• Task requirements: Copy all of the data that follows without altering a word.

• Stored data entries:

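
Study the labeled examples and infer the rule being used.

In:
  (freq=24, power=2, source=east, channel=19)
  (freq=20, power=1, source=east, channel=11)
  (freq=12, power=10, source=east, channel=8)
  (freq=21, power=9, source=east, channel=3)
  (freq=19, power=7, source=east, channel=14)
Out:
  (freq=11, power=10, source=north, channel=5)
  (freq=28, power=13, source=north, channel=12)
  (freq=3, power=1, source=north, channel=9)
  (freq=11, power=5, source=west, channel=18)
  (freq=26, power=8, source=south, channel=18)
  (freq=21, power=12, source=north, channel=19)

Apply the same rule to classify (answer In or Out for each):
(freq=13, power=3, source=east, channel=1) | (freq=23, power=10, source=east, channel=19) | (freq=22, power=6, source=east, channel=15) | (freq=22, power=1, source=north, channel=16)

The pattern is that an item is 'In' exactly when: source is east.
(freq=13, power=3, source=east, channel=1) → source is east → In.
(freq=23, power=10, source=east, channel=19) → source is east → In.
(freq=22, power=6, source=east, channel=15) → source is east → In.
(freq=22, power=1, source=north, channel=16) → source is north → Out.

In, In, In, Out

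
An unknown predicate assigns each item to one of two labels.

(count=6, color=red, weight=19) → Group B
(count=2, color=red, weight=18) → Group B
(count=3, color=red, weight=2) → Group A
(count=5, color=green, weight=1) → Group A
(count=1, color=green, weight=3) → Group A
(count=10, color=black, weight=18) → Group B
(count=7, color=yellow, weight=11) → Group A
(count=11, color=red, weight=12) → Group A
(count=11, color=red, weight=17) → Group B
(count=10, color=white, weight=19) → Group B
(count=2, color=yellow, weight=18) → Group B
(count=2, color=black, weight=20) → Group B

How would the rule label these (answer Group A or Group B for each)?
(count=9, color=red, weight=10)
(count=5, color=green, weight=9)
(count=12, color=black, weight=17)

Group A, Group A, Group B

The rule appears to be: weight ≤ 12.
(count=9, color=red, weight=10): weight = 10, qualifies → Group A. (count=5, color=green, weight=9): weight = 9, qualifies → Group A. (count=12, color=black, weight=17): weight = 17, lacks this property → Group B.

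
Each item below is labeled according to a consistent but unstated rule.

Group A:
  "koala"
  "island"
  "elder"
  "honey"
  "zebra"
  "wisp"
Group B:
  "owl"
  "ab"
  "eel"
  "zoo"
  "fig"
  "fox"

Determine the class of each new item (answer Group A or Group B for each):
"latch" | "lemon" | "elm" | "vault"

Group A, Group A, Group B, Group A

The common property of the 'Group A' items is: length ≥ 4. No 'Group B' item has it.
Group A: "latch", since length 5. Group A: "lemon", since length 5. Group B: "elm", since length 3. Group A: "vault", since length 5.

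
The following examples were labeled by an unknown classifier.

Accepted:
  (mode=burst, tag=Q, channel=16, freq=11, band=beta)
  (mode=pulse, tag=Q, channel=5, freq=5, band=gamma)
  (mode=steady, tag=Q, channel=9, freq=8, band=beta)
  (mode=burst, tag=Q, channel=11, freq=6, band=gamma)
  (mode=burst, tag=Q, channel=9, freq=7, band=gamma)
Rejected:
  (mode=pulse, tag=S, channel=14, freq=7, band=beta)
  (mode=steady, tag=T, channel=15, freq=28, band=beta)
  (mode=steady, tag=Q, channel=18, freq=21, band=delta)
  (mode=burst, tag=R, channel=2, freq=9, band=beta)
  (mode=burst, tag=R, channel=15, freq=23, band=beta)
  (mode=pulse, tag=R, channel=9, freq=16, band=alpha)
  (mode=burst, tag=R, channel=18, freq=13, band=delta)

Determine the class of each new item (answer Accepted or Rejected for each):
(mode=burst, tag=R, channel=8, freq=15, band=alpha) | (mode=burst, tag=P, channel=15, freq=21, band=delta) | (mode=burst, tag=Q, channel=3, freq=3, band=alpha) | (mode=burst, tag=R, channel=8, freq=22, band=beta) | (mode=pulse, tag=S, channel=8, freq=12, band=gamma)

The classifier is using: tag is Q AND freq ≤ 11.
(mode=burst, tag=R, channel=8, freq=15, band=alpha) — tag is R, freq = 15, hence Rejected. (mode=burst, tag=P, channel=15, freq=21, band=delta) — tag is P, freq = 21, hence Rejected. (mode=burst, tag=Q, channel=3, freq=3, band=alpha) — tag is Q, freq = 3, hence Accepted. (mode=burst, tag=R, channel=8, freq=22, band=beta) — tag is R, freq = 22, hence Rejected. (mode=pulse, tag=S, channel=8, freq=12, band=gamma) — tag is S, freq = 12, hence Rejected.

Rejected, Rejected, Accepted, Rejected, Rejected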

• Task result:
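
Study the labeled examples and infer the rule being used.

In:
  (freq=24, power=2, source=east, channel=19)
  (freq=20, power=1, source=east, channel=11)
  (freq=12, power=10, source=east, channel=8)
  (freq=21, power=9, source=east, channel=3)
  (freq=19, power=7, source=east, channel=14)
Out:
  (freq=11, power=10, source=north, channel=5)
  (freq=28, power=13, source=north, channel=12)
  (freq=3, power=1, source=north, channel=9)
  (freq=11, power=5, source=west, channel=18)
  (freq=26, power=8, source=south, channel=18)
  (freq=21, power=12, source=north, channel=19)

Apply the same rule to classify (answer In or Out for each):
(freq=13, power=3, source=east, channel=1) | (freq=23, power=10, source=east, channel=19) | (freq=22, power=6, source=east, channel=15) | (freq=22, power=1, source=north, channel=16)

The pattern is that an item is 'In' exactly when: source is east.
(freq=13, power=3, source=east, channel=1) → source is east → In.
(freq=23, power=10, source=east, channel=19) → source is east → In.
(freq=22, power=6, source=east, channel=15) → source is east → In.
(freq=22, power=1, source=north, channel=16) → source is north → Out.

In, In, In, Out

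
An unknown predicate assigns each item to one of two labels.

(count=6, color=red, weight=19) → Group B
(count=2, color=red, weight=18) → Group B
(count=3, color=red, weight=2) → Group A
(count=5, color=green, weight=1) → Group A
(count=1, color=green, weight=3) → Group A
(count=10, color=black, weight=18) → Group B
(count=7, color=yellow, weight=11) → Group A
(count=11, color=red, weight=12) → Group A
(count=11, color=red, weight=17) → Group B
(count=10, color=white, weight=19) → Group B
(count=2, color=yellow, weight=18) → Group B
(count=2, color=black, weight=20) → Group B

How would the rule label these (answer Group A or Group B for each)?
(count=9, color=red, weight=10)
(count=5, color=green, weight=9)
(count=12, color=black, weight=17)

Group A, Group A, Group B

The rule appears to be: weight ≤ 12.
(count=9, color=red, weight=10): weight = 10, qualifies → Group A. (count=5, color=green, weight=9): weight = 9, qualifies → Group A. (count=12, color=black, weight=17): weight = 17, lacks this property → Group B.

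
Each item below is labeled according to a consistent but unstated rule.

Group A:
  "koala"
  "island"
  "elder"
  "honey"
  "zebra"
  "wisp"
Group B:
  "owl"
  "ab"
  "eel"
  "zoo"
  "fig"
  "fox"

Determine the class of each new item (answer Group A or Group B for each):
"latch" | "lemon" | "elm" | "vault"

Group A, Group A, Group B, Group A

The common property of the 'Group A' items is: length ≥ 4. No 'Group B' item has it.
Group A: "latch", since length 5. Group A: "lemon", since length 5. Group B: "elm", since length 3. Group A: "vault", since length 5.

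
The following examples were labeled by an unknown classifier.

Accepted:
  (mode=burst, tag=Q, channel=16, freq=11, band=beta)
  (mode=pulse, tag=Q, channel=5, freq=5, band=gamma)
  (mode=steady, tag=Q, channel=9, freq=8, band=beta)
  (mode=burst, tag=Q, channel=11, freq=6, band=gamma)
  (mode=burst, tag=Q, channel=9, freq=7, band=gamma)
Rejected:
  (mode=pulse, tag=S, channel=14, freq=7, band=beta)
  (mode=steady, tag=T, channel=15, freq=28, band=beta)
  (mode=steady, tag=Q, channel=18, freq=21, band=delta)
  (mode=burst, tag=R, channel=2, freq=9, band=beta)
  (mode=burst, tag=R, channel=15, freq=23, band=beta)
  (mode=pulse, tag=R, channel=9, freq=16, band=alpha)
  (mode=burst, tag=R, channel=18, freq=13, band=delta)

Determine the class of each new item (answer Accepted or Rejected for each):
(mode=burst, tag=R, channel=8, freq=15, band=alpha) | (mode=burst, tag=P, channel=15, freq=21, band=delta) | (mode=burst, tag=Q, channel=3, freq=3, band=alpha) | (mode=burst, tag=R, channel=8, freq=22, band=beta) | (mode=pulse, tag=S, channel=8, freq=12, band=gamma)

The classifier is using: tag is Q AND freq ≤ 11.
(mode=burst, tag=R, channel=8, freq=15, band=alpha) — tag is R, freq = 15, hence Rejected. (mode=burst, tag=P, channel=15, freq=21, band=delta) — tag is P, freq = 21, hence Rejected. (mode=burst, tag=Q, channel=3, freq=3, band=alpha) — tag is Q, freq = 3, hence Accepted. (mode=burst, tag=R, channel=8, freq=22, band=beta) — tag is R, freq = 22, hence Rejected. (mode=pulse, tag=S, channel=8, freq=12, band=gamma) — tag is S, freq = 12, hence Rejected.

Rejected, Rejected, Accepted, Rejected, Rejected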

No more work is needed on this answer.